**Problem description**
Only these lines of the data below are wanted: the one with "Consider a streaming", the one with "21). Windows are half-open [start, end).", and any lines between them, each repeated exactly.

**Source records**
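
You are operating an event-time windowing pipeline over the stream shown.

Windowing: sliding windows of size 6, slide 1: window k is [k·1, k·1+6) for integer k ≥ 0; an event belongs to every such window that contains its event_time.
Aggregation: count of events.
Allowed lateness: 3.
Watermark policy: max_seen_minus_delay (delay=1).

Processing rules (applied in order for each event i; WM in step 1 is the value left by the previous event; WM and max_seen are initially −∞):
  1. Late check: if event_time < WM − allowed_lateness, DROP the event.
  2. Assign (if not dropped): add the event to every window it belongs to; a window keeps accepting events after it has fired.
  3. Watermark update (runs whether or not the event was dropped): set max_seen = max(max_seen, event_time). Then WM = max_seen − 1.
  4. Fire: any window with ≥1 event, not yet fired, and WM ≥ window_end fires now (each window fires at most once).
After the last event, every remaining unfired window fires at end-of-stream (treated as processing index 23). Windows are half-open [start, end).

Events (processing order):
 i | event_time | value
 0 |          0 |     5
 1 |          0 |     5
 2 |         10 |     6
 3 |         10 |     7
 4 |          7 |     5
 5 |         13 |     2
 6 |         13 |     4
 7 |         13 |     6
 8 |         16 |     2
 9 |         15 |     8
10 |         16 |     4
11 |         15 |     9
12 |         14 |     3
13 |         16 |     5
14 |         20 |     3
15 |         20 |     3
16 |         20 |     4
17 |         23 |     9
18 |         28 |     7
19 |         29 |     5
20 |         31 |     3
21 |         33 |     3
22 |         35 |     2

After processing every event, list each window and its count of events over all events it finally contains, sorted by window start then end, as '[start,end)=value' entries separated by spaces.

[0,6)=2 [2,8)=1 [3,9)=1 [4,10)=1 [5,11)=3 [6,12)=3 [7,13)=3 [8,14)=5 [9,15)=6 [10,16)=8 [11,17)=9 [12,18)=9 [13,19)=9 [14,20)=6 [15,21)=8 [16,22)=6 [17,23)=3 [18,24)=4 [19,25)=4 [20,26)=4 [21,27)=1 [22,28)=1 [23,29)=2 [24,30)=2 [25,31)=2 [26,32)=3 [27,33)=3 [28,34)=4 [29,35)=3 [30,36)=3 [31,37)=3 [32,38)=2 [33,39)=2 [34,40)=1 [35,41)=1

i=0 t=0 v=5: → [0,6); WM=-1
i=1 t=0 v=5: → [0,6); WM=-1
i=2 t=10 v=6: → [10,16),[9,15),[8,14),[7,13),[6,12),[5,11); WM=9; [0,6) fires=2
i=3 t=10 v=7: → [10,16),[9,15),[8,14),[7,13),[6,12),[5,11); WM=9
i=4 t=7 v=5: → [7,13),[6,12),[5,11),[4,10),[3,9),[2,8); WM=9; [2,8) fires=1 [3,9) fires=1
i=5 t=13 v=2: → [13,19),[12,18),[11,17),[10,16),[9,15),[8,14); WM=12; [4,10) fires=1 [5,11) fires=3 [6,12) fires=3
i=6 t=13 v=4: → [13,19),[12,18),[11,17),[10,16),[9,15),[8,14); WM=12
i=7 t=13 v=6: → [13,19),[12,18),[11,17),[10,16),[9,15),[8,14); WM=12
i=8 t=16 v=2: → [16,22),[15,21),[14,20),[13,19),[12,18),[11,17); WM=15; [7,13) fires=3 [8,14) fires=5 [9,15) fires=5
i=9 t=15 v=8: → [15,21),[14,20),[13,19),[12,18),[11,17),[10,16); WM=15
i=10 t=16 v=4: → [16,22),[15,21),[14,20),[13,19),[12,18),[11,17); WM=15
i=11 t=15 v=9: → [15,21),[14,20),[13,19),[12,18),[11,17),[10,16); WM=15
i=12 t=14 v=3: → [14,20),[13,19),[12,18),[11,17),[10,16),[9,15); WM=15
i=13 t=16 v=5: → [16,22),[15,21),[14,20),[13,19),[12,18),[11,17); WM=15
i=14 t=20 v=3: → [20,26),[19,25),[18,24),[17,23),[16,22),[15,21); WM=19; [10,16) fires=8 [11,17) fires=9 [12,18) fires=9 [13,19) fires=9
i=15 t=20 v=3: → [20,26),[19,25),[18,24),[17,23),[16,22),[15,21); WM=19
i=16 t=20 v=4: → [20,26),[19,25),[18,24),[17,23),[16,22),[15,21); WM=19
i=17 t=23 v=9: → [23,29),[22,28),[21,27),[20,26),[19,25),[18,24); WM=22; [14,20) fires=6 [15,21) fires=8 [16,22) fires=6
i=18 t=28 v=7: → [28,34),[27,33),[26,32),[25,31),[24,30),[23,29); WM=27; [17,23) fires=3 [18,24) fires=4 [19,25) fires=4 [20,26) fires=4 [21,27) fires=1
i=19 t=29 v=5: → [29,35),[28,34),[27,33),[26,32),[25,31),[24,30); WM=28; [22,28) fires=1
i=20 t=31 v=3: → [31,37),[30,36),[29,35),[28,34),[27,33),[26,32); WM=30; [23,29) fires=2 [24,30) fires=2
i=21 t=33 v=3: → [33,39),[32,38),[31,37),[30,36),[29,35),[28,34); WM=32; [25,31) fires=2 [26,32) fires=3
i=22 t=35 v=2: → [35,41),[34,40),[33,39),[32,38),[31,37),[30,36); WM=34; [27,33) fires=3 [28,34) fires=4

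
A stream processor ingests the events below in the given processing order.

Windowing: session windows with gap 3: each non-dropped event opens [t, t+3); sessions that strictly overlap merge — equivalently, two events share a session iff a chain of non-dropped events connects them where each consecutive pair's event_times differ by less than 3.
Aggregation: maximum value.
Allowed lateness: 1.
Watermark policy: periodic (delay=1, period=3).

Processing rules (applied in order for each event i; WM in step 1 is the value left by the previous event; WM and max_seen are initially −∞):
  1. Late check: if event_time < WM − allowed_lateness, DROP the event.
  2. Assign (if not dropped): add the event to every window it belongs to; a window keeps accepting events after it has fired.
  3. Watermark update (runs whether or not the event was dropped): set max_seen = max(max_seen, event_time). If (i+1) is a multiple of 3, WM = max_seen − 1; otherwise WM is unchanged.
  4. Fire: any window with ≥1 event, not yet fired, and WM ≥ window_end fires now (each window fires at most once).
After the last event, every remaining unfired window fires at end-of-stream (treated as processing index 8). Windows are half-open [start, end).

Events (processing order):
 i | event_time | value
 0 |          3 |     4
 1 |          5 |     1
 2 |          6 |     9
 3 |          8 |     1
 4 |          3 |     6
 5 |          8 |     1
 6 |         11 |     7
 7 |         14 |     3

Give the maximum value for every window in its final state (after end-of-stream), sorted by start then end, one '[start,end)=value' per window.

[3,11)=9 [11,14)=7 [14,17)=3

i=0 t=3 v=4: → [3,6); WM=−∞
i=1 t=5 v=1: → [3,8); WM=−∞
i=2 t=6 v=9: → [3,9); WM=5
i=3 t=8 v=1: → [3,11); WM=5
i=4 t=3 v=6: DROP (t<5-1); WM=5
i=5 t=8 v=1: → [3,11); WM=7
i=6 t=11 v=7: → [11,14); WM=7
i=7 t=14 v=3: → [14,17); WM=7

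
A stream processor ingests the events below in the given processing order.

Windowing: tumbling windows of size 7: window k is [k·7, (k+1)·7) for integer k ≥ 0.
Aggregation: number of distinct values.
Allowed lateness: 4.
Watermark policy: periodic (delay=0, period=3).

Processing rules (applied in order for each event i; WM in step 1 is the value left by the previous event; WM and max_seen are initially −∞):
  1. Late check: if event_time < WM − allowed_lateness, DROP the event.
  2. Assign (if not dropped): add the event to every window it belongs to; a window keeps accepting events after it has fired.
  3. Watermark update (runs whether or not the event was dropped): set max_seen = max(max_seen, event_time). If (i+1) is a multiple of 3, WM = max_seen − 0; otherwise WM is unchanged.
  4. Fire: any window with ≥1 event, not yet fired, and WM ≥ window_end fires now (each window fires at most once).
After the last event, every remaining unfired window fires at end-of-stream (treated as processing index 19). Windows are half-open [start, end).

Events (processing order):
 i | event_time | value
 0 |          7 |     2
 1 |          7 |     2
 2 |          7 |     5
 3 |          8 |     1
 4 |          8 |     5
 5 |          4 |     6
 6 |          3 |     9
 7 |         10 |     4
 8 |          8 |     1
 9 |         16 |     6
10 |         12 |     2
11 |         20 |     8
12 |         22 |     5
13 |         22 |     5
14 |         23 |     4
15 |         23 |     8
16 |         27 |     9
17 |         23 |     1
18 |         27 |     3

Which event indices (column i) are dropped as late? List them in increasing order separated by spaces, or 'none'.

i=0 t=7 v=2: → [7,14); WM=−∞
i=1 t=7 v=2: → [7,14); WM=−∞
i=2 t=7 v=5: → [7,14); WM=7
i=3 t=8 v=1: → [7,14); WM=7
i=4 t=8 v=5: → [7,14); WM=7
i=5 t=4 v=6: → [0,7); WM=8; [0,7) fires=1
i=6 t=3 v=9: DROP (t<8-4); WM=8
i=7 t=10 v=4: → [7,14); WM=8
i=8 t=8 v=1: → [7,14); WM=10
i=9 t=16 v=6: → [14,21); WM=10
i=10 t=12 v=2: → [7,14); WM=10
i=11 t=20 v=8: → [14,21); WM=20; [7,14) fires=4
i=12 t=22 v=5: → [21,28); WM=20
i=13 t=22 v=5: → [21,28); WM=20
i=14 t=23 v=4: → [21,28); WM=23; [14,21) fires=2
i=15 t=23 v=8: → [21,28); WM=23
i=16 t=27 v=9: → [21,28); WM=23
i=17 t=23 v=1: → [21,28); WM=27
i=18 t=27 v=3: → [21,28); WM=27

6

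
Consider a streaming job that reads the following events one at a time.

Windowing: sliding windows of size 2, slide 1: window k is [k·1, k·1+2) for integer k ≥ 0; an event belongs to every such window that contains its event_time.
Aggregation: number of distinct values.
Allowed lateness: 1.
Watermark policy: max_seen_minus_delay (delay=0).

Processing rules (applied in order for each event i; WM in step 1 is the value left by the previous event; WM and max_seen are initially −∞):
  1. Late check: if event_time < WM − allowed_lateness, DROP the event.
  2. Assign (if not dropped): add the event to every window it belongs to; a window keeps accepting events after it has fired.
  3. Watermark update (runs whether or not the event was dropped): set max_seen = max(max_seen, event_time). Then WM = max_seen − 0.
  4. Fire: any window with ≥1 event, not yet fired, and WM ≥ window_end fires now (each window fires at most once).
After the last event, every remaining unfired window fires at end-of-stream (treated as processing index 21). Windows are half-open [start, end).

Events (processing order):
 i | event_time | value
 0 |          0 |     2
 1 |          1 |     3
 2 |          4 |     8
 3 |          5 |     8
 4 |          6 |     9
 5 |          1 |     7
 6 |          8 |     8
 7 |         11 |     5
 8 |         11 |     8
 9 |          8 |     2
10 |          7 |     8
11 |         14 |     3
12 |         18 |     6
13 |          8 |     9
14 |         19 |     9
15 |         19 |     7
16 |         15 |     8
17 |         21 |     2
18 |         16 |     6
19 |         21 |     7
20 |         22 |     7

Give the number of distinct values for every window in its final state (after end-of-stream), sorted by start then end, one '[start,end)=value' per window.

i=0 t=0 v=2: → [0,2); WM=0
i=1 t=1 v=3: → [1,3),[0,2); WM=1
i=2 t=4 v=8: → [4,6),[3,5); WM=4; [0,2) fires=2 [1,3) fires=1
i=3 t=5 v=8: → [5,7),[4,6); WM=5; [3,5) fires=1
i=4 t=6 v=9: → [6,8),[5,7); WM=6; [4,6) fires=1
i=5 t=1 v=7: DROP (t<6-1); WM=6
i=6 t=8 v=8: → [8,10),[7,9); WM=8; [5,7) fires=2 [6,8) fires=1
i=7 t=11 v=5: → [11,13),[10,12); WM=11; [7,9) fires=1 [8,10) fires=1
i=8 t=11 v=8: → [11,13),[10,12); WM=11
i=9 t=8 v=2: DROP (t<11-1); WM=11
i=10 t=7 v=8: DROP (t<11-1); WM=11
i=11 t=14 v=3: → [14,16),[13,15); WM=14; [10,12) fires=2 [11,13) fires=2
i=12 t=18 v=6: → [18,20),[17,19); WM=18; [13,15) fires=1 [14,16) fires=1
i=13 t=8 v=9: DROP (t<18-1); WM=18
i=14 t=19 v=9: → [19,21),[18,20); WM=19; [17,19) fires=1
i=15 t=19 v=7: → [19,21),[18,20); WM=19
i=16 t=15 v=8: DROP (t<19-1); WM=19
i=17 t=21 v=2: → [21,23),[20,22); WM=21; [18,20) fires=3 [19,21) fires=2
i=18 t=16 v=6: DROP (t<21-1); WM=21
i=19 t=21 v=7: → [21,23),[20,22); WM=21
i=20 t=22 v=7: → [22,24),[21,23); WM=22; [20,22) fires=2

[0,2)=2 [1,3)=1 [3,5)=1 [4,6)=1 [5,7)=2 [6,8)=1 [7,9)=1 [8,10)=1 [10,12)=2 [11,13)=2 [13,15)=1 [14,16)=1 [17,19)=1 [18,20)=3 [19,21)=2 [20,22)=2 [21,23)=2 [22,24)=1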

**Exercise solution**
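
Consider a streaming job that reads the following events one at a time.

Windowing: sliding windows of size 2, slide 1: window k is [k·1, k·1+2) for integer k ≥ 0; an event belongs to every such window that contains its event_time.
Aggregation: number of distinct values.
Allowed lateness: 1.
Watermark policy: max_seen_minus_delay (delay=0).

Processing rules (applied in order for each event i; WM in step 1 is the value left by the previous event; WM and max_seen are initially −∞):
  1. Late check: if event_time < WM − allowed_lateness, DROP the event.
  2. Assign (if not dropped): add the event to every window it belongs to; a window keeps accepting events after it has fired.
  3. Watermark update (runs whether or not the event was dropped): set max_seen = max(max_seen, event_time). Then WM = max_seen − 0.
  4. Fire: any window with ≥1 event, not yet fired, and WM ≥ window_end fires now (each window fires at most once).
After the last event, every remaining unfired window fires at end-of-stream (treated as processing index 21). Windows are half-open [start, end).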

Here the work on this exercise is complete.